[Entries provided Boundary: Start]
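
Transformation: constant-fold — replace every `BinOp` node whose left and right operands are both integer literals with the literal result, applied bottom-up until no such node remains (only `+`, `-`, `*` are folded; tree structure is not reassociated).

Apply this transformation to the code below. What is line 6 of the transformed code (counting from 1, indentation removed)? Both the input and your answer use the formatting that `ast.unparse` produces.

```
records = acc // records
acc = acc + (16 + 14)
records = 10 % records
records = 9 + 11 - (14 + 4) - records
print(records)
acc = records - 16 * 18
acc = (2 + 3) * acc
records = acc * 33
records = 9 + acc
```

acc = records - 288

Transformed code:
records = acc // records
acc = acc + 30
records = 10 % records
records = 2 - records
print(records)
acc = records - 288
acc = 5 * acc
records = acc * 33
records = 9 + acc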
[Entries provided Boundary: End]
What you have to do. Please give back every line of the listing exactly as it stands.

Exercise solution.
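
Transformation: constant-fold — replace every `BinOp` node whose left and right operands are both integer literals with the literal result, applied bottom-up until no such node remains (only `+`, `-`, `*` are folded; tree structure is not reassociated).

Apply this transformation to the code below. What is line 6 of the transformed code (counting from 1, indentation removed)? Both the input and your answer use the formatting that `ast.unparse` produces.

```
records = acc // records
acc = acc + (16 + 14)
records = 10 % records
records = 9 + 11 - (14 + 4) - records
print(records)
acc = records - 16 * 18
acc = (2 + 3) * acc
records = acc * 33
records = 9 + acc
```

acc = records - 288

Transformed code:
records = acc // records
acc = acc + 30
records = 10 % records
records = 2 - records
print(records)
acc = records - 288
acc = 5 * acc
records = acc * 33
records = 9 + acc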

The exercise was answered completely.